* TASK STATEMENT *
For the data below, give the number of lines containing "surface" and nothing more.

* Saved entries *
=== Begin Enclosure ===
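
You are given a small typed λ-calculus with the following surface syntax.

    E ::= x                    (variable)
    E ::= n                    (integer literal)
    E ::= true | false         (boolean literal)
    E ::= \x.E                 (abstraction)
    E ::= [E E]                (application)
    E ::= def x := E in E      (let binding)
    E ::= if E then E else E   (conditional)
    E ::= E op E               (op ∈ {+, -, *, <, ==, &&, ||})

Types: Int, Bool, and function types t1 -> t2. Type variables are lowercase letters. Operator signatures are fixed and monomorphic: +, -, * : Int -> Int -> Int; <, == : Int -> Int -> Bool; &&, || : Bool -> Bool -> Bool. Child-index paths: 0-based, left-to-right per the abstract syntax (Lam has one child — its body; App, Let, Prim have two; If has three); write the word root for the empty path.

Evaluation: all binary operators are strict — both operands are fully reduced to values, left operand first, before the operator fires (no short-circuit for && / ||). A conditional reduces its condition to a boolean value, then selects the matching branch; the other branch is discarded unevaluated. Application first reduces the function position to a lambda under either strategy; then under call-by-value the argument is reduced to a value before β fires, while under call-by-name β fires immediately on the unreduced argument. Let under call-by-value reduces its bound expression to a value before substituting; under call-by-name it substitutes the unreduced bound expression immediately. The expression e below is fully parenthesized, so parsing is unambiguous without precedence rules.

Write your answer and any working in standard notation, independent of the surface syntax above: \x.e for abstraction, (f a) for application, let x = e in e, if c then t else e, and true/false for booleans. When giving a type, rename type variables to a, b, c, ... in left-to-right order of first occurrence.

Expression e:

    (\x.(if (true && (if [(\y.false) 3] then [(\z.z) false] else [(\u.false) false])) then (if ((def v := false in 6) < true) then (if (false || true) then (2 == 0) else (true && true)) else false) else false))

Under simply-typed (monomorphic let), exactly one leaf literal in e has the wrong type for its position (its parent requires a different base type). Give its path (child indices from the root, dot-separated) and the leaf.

Answer: 0.1.0.1 : true

Working:
  unify Bool ~ Bool
\y._ : b -> Bool
  unify b -> Bool ~ Int -> c
  unify b ~ Int
  unify Bool ~ c
_ _ : Bool
  unify Bool ~ Bool
z : d
\z._ : d -> d
  unify d -> d ~ Bool -> e
  unify d ~ Bool
  unify Bool ~ e
_ _ : Bool
\u._ : f -> Bool
  unify f -> Bool ~ Bool -> g
  unify f ~ Bool
  unify Bool ~ g
_ _ : Bool
  unify Bool ~ Bool
  unify Bool ~ Bool
  unify Bool ~ Bool
let v : Bool
  unify Int ~ Int
  unify Bool ~ Int
  FAIL: mismatch Bool ~ Int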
=== End Enclosure ===
* SOLVED EXERCISE *
2